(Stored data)
┏━━

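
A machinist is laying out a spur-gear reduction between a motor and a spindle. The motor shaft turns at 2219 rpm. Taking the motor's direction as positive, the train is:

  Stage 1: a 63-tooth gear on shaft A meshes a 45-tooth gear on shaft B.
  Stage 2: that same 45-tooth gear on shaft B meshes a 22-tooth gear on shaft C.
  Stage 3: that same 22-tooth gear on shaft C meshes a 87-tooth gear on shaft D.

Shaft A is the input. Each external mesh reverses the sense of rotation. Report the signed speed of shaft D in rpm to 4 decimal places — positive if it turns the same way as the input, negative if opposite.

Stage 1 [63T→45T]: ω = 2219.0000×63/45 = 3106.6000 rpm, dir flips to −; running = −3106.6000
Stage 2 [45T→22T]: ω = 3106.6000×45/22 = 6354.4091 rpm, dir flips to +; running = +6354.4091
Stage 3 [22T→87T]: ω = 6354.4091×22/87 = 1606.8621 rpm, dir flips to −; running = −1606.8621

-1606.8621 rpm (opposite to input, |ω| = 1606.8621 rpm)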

┗━━
┏━━

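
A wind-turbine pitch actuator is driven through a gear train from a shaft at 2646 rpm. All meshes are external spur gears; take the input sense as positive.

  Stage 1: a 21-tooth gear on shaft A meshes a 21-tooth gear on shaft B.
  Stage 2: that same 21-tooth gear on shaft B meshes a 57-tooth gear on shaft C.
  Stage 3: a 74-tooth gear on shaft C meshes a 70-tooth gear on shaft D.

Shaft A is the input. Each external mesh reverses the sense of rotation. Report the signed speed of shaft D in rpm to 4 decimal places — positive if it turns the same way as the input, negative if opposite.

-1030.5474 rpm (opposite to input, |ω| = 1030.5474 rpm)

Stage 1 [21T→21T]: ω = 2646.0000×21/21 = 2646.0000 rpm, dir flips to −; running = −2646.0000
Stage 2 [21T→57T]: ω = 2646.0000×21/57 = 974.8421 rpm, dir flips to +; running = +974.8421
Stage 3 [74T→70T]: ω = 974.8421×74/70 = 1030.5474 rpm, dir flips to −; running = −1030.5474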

┗━━

- [Exercise description] Scan the records above for the lines holding "A machinist is" and "Stage 3: that". Transcribe those two and every line between them word for word, and no others.

- [Response to this task]
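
A machinist is laying out a spur-gear reduction between a motor and a spindle. The motor shaft turns at 2219 rpm. Taking the motor's direction as positive, the train is:

  Stage 1: a 63-tooth gear on shaft A meshes a 45-tooth gear on shaft B.
  Stage 2: that same 45-tooth gear on shaft B meshes a 22-tooth gear on shaft C.
  Stage 3: that same 22-tooth gear on shaft C meshes a 87-tooth gear on shaft D.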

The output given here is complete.